DATA TO USE START

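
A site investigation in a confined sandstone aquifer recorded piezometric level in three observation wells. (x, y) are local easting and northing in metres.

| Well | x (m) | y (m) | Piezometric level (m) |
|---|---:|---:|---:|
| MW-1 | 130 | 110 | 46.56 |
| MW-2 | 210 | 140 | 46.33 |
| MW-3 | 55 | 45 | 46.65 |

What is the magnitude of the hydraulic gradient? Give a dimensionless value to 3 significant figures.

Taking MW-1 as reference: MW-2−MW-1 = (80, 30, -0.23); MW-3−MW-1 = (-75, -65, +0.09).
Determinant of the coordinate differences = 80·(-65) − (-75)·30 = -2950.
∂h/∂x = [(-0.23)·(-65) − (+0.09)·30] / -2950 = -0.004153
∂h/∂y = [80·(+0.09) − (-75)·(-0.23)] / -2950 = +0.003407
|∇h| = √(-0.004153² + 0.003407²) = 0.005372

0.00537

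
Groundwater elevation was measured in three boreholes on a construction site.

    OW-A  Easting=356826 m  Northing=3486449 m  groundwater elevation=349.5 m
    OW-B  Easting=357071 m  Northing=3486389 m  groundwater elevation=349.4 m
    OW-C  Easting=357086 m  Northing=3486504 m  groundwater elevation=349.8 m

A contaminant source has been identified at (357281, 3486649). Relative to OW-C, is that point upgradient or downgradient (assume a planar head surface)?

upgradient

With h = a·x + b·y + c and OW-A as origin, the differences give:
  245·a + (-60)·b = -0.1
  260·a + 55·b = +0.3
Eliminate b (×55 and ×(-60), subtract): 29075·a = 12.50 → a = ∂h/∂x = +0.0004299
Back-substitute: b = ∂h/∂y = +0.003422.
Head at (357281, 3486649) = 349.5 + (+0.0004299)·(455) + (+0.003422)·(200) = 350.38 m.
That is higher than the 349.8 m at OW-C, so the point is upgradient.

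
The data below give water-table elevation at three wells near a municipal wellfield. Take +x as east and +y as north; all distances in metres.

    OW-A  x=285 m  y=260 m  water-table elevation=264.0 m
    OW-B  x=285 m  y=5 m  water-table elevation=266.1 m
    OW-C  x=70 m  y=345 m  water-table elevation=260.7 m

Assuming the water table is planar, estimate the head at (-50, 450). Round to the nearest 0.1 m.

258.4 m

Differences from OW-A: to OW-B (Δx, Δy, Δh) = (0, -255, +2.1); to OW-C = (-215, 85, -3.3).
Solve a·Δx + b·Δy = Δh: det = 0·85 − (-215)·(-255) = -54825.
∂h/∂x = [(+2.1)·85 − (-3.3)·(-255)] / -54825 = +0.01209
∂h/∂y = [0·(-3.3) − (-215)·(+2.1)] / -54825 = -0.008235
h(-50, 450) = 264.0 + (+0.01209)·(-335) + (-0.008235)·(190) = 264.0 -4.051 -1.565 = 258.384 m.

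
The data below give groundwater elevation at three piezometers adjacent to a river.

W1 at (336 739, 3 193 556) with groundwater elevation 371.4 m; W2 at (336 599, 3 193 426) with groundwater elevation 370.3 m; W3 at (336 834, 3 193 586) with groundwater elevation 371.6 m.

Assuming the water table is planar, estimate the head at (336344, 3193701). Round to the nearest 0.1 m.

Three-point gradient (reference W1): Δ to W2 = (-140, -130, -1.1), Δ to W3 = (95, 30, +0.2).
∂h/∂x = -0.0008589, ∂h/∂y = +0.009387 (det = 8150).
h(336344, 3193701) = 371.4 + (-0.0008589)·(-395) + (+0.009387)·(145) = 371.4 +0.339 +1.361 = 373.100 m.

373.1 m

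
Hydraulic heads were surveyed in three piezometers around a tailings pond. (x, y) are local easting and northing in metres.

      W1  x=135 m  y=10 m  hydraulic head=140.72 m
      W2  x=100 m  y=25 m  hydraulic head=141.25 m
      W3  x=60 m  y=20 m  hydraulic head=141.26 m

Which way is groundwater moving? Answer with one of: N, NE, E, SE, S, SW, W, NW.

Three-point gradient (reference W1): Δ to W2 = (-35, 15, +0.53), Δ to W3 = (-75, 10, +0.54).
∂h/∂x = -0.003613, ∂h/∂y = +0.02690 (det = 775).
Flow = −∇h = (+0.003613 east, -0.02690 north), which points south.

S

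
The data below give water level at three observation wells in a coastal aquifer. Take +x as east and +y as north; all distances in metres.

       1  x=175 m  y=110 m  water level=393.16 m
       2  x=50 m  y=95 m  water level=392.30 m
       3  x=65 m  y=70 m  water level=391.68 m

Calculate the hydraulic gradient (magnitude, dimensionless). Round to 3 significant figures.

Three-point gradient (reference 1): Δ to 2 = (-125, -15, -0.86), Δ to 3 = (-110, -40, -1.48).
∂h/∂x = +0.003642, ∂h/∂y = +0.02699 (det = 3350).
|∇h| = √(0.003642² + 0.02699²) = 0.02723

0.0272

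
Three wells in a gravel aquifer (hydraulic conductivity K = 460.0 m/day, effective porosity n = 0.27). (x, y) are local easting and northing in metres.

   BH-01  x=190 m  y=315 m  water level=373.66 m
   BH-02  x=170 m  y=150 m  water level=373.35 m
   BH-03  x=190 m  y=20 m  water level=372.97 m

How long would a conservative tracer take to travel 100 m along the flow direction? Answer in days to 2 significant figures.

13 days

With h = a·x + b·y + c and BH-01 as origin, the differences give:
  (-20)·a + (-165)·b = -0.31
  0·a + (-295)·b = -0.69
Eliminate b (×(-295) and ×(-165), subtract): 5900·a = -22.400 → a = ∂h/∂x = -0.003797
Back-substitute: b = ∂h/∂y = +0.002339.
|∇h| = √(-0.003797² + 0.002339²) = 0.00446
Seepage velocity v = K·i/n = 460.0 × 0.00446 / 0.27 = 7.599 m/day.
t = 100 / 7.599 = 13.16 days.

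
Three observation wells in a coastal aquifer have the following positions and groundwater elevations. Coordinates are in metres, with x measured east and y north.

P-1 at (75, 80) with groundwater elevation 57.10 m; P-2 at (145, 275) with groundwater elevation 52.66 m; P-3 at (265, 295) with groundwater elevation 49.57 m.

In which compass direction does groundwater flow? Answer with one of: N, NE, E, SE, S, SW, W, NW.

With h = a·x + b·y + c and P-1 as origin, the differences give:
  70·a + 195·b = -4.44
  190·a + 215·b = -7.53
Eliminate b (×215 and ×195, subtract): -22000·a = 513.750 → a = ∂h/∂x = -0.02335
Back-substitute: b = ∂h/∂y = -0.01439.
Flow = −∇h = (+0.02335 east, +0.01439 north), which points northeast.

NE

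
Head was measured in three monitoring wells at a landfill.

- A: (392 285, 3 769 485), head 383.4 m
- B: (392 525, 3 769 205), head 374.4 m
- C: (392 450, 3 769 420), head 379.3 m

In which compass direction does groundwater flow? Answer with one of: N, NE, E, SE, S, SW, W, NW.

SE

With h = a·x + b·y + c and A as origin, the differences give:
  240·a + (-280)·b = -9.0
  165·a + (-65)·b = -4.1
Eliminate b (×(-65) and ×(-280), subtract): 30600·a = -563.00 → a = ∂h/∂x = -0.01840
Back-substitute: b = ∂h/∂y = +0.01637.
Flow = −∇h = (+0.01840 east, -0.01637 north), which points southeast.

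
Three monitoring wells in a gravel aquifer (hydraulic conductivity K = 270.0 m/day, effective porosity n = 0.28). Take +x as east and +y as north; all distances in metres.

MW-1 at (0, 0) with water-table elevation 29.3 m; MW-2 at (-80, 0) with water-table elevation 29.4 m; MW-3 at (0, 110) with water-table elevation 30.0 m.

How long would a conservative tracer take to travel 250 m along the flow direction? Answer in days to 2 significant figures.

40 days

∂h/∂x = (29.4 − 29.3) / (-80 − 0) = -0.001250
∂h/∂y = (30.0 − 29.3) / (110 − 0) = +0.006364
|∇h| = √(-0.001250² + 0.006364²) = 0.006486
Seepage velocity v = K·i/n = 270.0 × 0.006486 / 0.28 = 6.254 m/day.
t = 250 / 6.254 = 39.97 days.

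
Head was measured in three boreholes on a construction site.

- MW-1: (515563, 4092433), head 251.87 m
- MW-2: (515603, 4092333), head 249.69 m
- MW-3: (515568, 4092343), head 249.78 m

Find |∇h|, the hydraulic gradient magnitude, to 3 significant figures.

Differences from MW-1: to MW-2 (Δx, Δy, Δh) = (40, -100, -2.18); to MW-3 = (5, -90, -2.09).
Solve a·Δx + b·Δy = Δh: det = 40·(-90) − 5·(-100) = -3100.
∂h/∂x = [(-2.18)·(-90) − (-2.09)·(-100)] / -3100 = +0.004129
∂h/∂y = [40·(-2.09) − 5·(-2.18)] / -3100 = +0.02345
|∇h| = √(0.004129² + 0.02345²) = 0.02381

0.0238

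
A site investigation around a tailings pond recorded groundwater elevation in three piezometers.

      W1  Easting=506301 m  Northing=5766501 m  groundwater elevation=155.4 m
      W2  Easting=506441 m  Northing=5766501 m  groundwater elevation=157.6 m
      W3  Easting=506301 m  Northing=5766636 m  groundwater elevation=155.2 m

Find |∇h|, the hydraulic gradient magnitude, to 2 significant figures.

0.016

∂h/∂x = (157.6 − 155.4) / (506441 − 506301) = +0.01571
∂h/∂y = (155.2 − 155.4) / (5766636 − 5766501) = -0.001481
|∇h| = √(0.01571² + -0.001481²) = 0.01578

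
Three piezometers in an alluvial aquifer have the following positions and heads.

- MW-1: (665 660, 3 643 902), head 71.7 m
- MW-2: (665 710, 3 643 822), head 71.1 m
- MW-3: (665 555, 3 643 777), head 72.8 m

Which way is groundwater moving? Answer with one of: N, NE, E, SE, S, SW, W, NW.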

DATA TO USE END

> [PROBLEM]
Using the entries above, give the number of lines that include "below", with no added words.

> [SOLUTION TO THIS EXERCISE]
3